• _WORK REQUEST_
Repeat verbatim, and only, the lines of the data below, beginning at the line that contains "The Superior Court of Kelport will" and stopping after the line that contains "(c) the amount in controversy does not exceed $14,000, or".

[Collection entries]
——

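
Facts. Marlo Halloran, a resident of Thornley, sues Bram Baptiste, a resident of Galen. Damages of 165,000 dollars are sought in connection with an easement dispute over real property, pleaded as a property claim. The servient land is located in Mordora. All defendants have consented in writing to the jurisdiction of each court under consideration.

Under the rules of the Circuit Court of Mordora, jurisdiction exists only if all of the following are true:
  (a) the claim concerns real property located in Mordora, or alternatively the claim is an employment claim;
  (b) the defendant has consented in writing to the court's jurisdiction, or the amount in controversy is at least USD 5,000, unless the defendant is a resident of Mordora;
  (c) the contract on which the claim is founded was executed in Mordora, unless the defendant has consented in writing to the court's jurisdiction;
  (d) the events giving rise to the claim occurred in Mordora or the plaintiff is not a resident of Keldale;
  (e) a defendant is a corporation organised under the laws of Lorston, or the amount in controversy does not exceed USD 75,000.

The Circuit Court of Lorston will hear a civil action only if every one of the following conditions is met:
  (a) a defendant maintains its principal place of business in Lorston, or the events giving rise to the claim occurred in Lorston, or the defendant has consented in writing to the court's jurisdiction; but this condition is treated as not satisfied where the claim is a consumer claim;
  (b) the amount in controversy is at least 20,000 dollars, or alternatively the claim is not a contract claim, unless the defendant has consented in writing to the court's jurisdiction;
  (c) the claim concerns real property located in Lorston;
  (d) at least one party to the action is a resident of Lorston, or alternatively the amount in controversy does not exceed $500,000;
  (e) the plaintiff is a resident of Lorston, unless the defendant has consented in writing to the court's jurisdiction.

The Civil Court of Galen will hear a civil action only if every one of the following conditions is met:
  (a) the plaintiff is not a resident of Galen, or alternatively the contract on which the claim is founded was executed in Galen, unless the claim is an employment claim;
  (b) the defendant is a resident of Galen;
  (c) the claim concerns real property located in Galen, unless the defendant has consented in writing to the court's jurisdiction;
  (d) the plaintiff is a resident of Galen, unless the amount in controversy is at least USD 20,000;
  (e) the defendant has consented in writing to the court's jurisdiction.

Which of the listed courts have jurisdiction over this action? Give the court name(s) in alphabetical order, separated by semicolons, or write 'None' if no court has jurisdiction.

The Circuit Court of Mordora:
  (a) The property lies in Mordora — that alternative is enough. Satisfied.
  (b) Every defendant has filed written consent, which satisfies one of the alternatives. Met.
  (c) No contract (and hence no place of execution) is alleged. But every defendant has filed written consent, and the 'unless' clause therefore excuses the requirement. Condition met.
  (d) The operative events occurred in Mordora, so this disjunct is met. Condition met.
  (e) No defendant is a corporation; the amount in controversy is 165,000 dollars, above the $75,000 ceiling — every alternative fails. Fails.
  → At least one condition fails; no jurisdiction.
The Circuit Court of Lorston:
  (a) Every defendant has filed written consent — that alternative is enough. And the carve-out is inapplicable — the claim is a property claim, not a consumer claim. Condition met.
  (b) The amount in controversy is USD 165,000, which meets the USD 20,000 floor, which satisfies one of the alternatives. Met.
  (c) The property lies in Mordora, not Lorston. Fails.
  (d) The amount in controversy is $165,000, within the USD 500,000 ceiling — that alternative is enough. Condition met.
  (e) The plaintiff resides in Thornley, not Lorston. But every defendant has filed written consent, and the 'unless' clause therefore excuses the requirement. Met.
  → Not every requirement is met — no jurisdiction.
The Civil Court of Galen:
  (a) The plaintiff resides in Thornley, which is not Galen, which satisfies one of the alternatives. Satisfied.
  (b) The defendant resides in Galen. Condition met.
  (c) The property lies in Mordora, not Galen. The proviso rescues it, though: every defendant has filed written consent. Condition met.
  (d) The plaintiff resides in Thornley, not Galen. However, the amount in controversy is 165,000 dollars, which meets the $20,000 floor, so the 'unless' proviso supplies this condition. Satisfied.
  (e) Every defendant has filed written consent. Condition met.
  → Every requirement is satisfied — jurisdiction.

the Civil Court of Galen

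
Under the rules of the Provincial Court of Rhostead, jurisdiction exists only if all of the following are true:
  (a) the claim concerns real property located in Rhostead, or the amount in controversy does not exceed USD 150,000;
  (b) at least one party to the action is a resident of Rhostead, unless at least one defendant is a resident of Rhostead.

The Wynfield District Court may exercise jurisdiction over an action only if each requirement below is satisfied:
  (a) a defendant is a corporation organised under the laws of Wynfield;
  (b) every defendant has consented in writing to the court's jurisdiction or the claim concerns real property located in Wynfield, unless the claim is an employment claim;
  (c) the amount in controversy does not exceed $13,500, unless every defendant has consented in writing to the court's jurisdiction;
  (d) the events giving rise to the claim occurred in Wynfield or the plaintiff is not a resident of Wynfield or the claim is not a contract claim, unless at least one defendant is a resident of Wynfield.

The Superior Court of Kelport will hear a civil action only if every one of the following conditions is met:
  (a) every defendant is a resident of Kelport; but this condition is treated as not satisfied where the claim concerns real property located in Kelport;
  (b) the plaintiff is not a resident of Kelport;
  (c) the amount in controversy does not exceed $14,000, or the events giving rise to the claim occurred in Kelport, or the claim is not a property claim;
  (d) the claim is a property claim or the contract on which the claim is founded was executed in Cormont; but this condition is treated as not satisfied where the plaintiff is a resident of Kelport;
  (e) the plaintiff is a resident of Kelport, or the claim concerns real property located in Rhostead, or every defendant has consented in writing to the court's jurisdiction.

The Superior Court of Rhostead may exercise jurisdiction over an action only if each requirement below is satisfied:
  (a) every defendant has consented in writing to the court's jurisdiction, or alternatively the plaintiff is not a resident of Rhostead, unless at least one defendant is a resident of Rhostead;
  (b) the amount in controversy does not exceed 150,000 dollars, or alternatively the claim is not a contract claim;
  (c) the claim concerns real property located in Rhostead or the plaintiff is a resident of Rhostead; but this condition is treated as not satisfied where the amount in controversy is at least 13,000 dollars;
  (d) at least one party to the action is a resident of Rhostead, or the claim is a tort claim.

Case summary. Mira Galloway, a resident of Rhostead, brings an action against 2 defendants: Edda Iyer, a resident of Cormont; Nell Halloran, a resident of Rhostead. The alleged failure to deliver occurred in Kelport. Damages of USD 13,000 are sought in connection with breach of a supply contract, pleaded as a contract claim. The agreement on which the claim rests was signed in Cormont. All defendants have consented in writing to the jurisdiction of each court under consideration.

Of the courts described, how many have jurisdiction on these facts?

1

The Provincial Court of Rhostead:
  (a) The amount in controversy is 13,000 dollars, within the 150,000 dollars ceiling, which satisfies one of the alternatives. Satisfied.
  (b) Mira Galloway resides in Rhostead. Satisfied.
  → The court has jurisdiction.
The Wynfield District Court:
  (a) No defendant is a corporation. Not met.
  (b) Every defendant has filed written consent, so one alternative holds. Condition met.
  (c) The amount in controversy is $13,000, within the 13,500 dollars ceiling. Met.
  (d) The plaintiff resides in Rhostead, which is not Wynfield, so one alternative holds. Condition met.
  → No jurisdiction.
The Superior Court of Kelport:
  (a) The defendants reside as follows — Edda Iyer in Cormont, Nell Halloran in Rhostead — not all in Kelport. Fails.
  (b) The plaintiff resides in Rhostead, which is not Kelport. Condition met.
  (c) The amount in controversy is $13,000, within the $14,000 ceiling, so this disjunct is met. Met.
  (d) The contract was executed in Cormont, so this disjunct is met. The carve-out does not apply: the plaintiff resides in Rhostead, not Kelport. Met.
  (e) Every defendant has filed written consent, which satisfies one of the alternatives. Condition met.
  → At least one condition fails; no jurisdiction.
The Superior Court of Rhostead:
  (a) Every defendant has filed written consent, which satisfies one of the alternatives. Met.
  (b) The amount in controversy is 13,000 dollars, within the USD 150,000 ceiling, so one alternative holds. Met.
  (c) The plaintiff resides in Rhostead — that alternative is enough. However, the amount in controversy is USD 13,000, which meets the $13,000 floor, which falls within the stated exception and so defeats the condition. Condition not met.
  (d) Mira Galloway resides in Rhostead, which satisfies one of the alternatives. Satisfied.
  → No jurisdiction.
Courts with jurisdiction: the Provincial Court of Rhostead — 1 in total.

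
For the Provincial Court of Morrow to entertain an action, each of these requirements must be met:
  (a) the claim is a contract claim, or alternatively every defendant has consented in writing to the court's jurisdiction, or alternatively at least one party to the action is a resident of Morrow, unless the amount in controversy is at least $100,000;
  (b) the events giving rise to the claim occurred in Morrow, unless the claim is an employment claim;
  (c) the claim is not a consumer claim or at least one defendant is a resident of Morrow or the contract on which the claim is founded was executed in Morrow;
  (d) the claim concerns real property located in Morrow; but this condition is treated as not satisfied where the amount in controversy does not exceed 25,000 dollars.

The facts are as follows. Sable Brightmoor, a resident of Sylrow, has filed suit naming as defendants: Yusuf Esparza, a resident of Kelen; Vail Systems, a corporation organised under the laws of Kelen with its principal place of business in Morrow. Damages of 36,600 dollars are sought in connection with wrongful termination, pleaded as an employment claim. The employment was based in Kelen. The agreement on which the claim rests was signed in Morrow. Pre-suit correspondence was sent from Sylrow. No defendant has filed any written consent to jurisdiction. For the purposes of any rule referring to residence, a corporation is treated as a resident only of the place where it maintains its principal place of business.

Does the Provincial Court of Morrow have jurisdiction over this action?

The Provincial Court of Morrow:
  (a) Vail Systems resides in Morrow — that alternative is enough. Met.
  (b) The operative events occurred in Kelen, not Morrow. But the claim is an employment claim, and the 'unless' clause therefore excuses the requirement. Met.
  (c) The claim is an employment claim, not a consumer claim, which satisfies one of the alternatives. Condition met.
  (d) The claim does not concern real property. Not satisfied.
  → The court lacks jurisdiction.

No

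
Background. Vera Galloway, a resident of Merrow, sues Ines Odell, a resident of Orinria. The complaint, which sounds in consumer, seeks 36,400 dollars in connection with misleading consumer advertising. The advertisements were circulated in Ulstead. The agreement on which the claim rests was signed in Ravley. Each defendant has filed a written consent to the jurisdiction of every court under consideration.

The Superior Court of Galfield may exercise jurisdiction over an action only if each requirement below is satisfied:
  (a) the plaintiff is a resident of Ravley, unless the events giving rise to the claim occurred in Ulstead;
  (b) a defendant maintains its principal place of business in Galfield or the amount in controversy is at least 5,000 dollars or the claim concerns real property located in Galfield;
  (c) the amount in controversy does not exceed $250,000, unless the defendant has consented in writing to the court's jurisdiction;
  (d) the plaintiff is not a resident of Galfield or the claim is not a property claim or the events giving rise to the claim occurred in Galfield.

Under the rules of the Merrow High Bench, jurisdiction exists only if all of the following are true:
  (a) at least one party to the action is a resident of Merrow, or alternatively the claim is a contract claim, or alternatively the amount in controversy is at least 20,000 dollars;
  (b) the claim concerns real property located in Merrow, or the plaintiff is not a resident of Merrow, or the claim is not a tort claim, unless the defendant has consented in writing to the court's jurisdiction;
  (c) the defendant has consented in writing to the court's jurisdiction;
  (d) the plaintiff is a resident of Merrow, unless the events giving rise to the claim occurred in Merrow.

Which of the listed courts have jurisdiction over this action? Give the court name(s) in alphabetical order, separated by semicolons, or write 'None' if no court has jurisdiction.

The Superior Court of Galfield:
  (a) The plaintiff resides in Merrow, not Ravley. However, the operative events occurred in Ulstead, so the 'unless' proviso supplies this condition. Condition met.
  (b) The amount in controversy is $36,400, which meets the 5,000 dollars floor, so one alternative holds. Met.
  (c) The amount in controversy is USD 36,400, within the 250,000 dollars ceiling. Condition met.
  (d) The plaintiff resides in Merrow, which is not Galfield, so this disjunct is met. Condition met.
  → Every requirement is satisfied — jurisdiction.
The Merrow High Bench:
  (a) Vera Galloway resides in Merrow, so this disjunct is met. Condition met.
  (b) The claim is a consumer claim, not a tort claim, so this disjunct is met. Met.
  (c) Every defendant has filed written consent. Condition met.
  (d) The plaintiff resides in Merrow. Met.
  → Jurisdiction lies.

the Merrow High Bench; the Superior Court of Galfield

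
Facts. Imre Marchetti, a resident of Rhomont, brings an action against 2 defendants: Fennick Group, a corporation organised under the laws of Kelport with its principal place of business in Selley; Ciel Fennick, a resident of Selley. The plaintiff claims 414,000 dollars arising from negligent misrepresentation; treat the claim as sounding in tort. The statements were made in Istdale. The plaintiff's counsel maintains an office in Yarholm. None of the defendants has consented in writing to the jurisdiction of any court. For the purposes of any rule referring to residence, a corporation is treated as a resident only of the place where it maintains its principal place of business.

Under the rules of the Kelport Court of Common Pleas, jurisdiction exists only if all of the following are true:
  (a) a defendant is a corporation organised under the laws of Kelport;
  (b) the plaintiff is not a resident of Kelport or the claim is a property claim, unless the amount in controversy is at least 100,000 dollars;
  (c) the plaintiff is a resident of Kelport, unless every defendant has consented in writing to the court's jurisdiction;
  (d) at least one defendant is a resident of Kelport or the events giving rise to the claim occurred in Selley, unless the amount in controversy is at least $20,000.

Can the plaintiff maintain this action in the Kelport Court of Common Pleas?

No

The Kelport Court of Common Pleas:
  (a) Fennick Group is organised under the laws of Kelport. Satisfied.
  (b) The plaintiff resides in Rhomont, which is not Kelport, so this disjunct is met. Satisfied.
  (c) The plaintiff resides in Rhomont, not Kelport. The proviso offers no rescue either, since no such written consent has been filed. Fails.
  (d) No defendant resides in Kelport (they reside in Selley, Selley); the operative events occurred in Istdale, not Selley — none of the alternatives is met. But the amount in controversy is 414,000 dollars, which meets the USD 20,000 floor, and the 'unless' clause therefore excuses the requirement. Condition met.
  → The court lacks jurisdiction.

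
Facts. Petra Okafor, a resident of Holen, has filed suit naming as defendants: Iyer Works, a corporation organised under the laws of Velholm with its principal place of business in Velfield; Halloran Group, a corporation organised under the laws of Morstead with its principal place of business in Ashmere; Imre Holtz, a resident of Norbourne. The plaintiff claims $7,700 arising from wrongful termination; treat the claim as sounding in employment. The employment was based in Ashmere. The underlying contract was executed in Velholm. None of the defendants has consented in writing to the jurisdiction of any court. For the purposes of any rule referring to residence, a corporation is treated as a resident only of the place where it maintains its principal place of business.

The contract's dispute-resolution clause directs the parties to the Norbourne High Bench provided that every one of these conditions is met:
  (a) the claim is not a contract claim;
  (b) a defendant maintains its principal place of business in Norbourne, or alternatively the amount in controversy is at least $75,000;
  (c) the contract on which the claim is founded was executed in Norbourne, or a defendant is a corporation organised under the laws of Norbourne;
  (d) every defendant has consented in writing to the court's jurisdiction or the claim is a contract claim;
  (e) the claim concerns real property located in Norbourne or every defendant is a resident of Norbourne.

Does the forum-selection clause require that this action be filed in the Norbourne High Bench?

No

The Norbourne High Bench:
  (a) The claim is an employment claim, not a contract claim. Satisfied.
  (b) The corporate defendant(s) have their principal place of business in Ashmere, Velfield, not Norbourne; the amount in controversy is 7,700 dollars, below the 75,000 dollars floor — every alternative fails. Fails.
  (c) The contract was executed in Velholm, not Norbourne; the corporate defendant(s) are organised in Morstead, Velholm, not Norbourne — no alternative holds. Fails.
  (d) No such written consent has been filed; the claim is an employment claim, not a contract claim — every alternative fails. Not met.
  (e) The claim does not concern real property; the defendants reside as follows — Iyer Works in Velfield, Halloran Group in Ashmere, Imre Holtz in Norbourne — not all in Norbourne — none of the alternatives is met. Not satisfied.
  → Forum clause is not triggered.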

——

• _EXERCISE ANSWER_
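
The Superior Court of Kelport will hear a civil action only if every one of the following conditions is met:
  (a) every defendant is a resident of Kelport; but this condition is treated as not satisfied where the claim concerns real property located in Kelport;
  (b) the plaintiff is not a resident of Kelport;
  (c) the amount in controversy does not exceed $14,000, or the events giving rise to the claim occurred in Kelport, or the claim is not a property claim;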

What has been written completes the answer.